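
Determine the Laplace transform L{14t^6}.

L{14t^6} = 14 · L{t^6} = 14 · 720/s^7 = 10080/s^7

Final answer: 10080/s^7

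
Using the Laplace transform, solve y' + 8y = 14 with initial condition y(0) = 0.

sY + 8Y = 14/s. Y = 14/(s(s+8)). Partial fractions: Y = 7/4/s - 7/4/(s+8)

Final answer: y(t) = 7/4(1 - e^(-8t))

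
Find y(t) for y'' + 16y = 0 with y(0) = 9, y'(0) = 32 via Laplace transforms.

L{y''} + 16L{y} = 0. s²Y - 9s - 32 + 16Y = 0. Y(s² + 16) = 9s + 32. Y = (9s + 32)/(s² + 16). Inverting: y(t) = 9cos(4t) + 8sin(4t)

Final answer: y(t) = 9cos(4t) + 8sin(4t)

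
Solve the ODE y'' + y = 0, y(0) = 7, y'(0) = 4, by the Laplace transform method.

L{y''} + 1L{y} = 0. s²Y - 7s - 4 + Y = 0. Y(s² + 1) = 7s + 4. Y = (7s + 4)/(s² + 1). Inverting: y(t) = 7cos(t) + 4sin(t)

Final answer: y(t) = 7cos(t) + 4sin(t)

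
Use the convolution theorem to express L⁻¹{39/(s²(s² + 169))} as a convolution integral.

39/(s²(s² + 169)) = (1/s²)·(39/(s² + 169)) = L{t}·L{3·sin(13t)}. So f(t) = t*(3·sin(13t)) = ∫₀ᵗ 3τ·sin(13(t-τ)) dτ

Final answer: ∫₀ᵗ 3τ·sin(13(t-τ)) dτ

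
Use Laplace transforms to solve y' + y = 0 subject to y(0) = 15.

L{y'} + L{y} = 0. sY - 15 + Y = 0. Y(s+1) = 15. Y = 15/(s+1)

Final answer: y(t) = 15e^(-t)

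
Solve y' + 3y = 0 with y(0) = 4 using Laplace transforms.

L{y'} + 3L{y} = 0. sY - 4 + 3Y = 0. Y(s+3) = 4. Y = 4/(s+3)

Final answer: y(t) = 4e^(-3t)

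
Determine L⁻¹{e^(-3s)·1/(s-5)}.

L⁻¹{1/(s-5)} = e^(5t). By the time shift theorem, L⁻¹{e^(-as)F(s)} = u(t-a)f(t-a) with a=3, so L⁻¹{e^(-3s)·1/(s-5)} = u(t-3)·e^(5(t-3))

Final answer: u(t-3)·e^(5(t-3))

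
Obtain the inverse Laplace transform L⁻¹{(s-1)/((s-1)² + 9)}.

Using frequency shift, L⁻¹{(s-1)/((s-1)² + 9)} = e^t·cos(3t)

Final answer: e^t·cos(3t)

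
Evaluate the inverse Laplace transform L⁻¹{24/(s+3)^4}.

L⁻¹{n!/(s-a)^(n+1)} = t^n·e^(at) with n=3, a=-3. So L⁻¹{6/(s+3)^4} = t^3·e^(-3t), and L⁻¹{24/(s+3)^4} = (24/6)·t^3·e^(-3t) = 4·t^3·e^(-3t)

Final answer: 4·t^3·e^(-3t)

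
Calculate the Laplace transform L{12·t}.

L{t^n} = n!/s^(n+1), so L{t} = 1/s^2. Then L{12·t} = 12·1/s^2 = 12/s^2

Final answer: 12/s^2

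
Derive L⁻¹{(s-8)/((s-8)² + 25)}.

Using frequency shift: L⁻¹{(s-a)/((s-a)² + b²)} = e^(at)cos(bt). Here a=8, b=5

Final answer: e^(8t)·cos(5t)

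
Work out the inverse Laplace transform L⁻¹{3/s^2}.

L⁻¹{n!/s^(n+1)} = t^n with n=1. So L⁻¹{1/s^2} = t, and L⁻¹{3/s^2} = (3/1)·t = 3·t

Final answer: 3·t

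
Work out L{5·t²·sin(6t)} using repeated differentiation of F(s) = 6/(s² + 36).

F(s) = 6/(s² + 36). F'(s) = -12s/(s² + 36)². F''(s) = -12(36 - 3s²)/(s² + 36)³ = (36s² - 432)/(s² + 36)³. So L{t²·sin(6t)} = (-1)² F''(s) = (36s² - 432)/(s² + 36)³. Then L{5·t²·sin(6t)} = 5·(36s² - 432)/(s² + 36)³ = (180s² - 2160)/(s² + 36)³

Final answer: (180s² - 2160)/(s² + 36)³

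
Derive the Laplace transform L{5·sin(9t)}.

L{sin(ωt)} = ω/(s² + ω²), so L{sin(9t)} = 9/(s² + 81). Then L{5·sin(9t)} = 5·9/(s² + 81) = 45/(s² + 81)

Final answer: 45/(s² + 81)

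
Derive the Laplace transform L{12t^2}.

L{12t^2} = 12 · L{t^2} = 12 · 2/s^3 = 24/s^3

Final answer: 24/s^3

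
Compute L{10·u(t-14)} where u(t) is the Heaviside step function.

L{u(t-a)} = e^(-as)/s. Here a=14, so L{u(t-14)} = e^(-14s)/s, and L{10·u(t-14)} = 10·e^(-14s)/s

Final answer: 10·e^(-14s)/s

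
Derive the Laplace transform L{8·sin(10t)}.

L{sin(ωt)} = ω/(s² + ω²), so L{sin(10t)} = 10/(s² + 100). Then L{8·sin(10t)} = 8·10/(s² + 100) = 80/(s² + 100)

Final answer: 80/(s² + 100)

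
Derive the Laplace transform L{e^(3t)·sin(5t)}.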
◇ ◇ ◇ ◇
TASK TO COMPLETE >> Print all of the entries exactly as they are written.

SOLUTION TO THIS PROBLEM >>
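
Determine the Laplace transform L{14t^6}.

L{14t^6} = 14 · L{t^6} = 14 · 720/s^7 = 10080/s^7

Final answer: 10080/s^7

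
Using the Laplace transform, solve y' + 8y = 14 with initial condition y(0) = 0.

sY + 8Y = 14/s. Y = 14/(s(s+8)). Partial fractions: Y = 7/4/s - 7/4/(s+8)

Final answer: y(t) = 7/4(1 - e^(-8t))

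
Find y(t) for y'' + 16y = 0 with y(0) = 9, y'(0) = 32 via Laplace transforms.

L{y''} + 16L{y} = 0. s²Y - 9s - 32 + 16Y = 0. Y(s² + 16) = 9s + 32. Y = (9s + 32)/(s² + 16). Inverting: y(t) = 9cos(4t) + 8sin(4t)

Final answer: y(t) = 9cos(4t) + 8sin(4t)

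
Solve the ODE y'' + y = 0, y(0) = 7, y'(0) = 4, by the Laplace transform method.

L{y''} + 1L{y} = 0. s²Y - 7s - 4 + Y = 0. Y(s² + 1) = 7s + 4. Y = (7s + 4)/(s² + 1). Inverting: y(t) = 7cos(t) + 4sin(t)

Final answer: y(t) = 7cos(t) + 4sin(t)

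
Use the convolution theorem to express L⁻¹{39/(s²(s² + 169))} as a convolution integral.

39/(s²(s² + 169)) = (1/s²)·(39/(s² + 169)) = L{t}·L{3·sin(13t)}. So f(t) = t*(3·sin(13t)) = ∫₀ᵗ 3τ·sin(13(t-τ)) dτ

Final answer: ∫₀ᵗ 3τ·sin(13(t-τ)) dτ

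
Use Laplace transforms to solve y' + y = 0 subject to y(0) = 15.

L{y'} + L{y} = 0. sY - 15 + Y = 0. Y(s+1) = 15. Y = 15/(s+1)

Final answer: y(t) = 15e^(-t)

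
Solve y' + 3y = 0 with y(0) = 4 using Laplace transforms.

L{y'} + 3L{y} = 0. sY - 4 + 3Y = 0. Y(s+3) = 4. Y = 4/(s+3)

Final answer: y(t) = 4e^(-3t)

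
Determine L⁻¹{e^(-3s)·1/(s-5)}.

L⁻¹{1/(s-5)} = e^(5t). By the time shift theorem, L⁻¹{e^(-as)F(s)} = u(t-a)f(t-a) with a=3, so L⁻¹{e^(-3s)·1/(s-5)} = u(t-3)·e^(5(t-3))

Final answer: u(t-3)·e^(5(t-3))

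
Obtain the inverse Laplace transform L⁻¹{(s-1)/((s-1)² + 9)}.

Using frequency shift, L⁻¹{(s-1)/((s-1)² + 9)} = e^t·cos(3t)

Final answer: e^t·cos(3t)

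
Evaluate the inverse Laplace transform L⁻¹{24/(s+3)^4}.

L⁻¹{n!/(s-a)^(n+1)} = t^n·e^(at) with n=3, a=-3. So L⁻¹{6/(s+3)^4} = t^3·e^(-3t), and L⁻¹{24/(s+3)^4} = (24/6)·t^3·e^(-3t) = 4·t^3·e^(-3t)

Final answer: 4·t^3·e^(-3t)

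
Calculate the Laplace transform L{12·t}.

L{t^n} = n!/s^(n+1), so L{t} = 1/s^2. Then L{12·t} = 12·1/s^2 = 12/s^2

Final answer: 12/s^2

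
Derive L⁻¹{(s-8)/((s-8)² + 25)}.

Using frequency shift: L⁻¹{(s-a)/((s-a)² + b²)} = e^(at)cos(bt). Here a=8, b=5

Final answer: e^(8t)·cos(5t)

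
Work out the inverse Laplace transform L⁻¹{3/s^2}.

L⁻¹{n!/s^(n+1)} = t^n with n=1. So L⁻¹{1/s^2} = t, and L⁻¹{3/s^2} = (3/1)·t = 3·t

Final answer: 3·t

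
Work out L{5·t²·sin(6t)} using repeated differentiation of F(s) = 6/(s² + 36).

F(s) = 6/(s² + 36). F'(s) = -12s/(s² + 36)². F''(s) = -12(36 - 3s²)/(s² + 36)³ = (36s² - 432)/(s² + 36)³. So L{t²·sin(6t)} = (-1)² F''(s) = (36s² - 432)/(s² + 36)³. Then L{5·t²·sin(6t)} = 5·(36s² - 432)/(s² + 36)³ = (180s² - 2160)/(s² + 36)³

Final answer: (180s² - 2160)/(s² + 36)³

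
Derive the Laplace transform L{5·sin(9t)}.

L{sin(ωt)} = ω/(s² + ω²), so L{sin(9t)} = 9/(s² + 81). Then L{5·sin(9t)} = 5·9/(s² + 81) = 45/(s² + 81)

Final answer: 45/(s² + 81)

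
Derive the Laplace transform L{12t^2}.

L{12t^2} = 12 · L{t^2} = 12 · 2/s^3 = 24/s^3

Final answer: 24/s^3

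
Compute L{10·u(t-14)} where u(t) is the Heaviside step function.

L{u(t-a)} = e^(-as)/s. Here a=14, so L{u(t-14)} = e^(-14s)/s, and L{10·u(t-14)} = 10·e^(-14s)/s

Final answer: 10·e^(-14s)/s

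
Derive the Laplace transform L{8·sin(10t)}.

L{sin(ωt)} = ω/(s² + ω²), so L{sin(10t)} = 10/(s² + 100). Then L{8·sin(10t)} = 8·10/(s² + 100) = 80/(s² + 100)

Final answer: 80/(s² + 100)

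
Derive the Laplace transform L{e^(3t)·sin(5t)}.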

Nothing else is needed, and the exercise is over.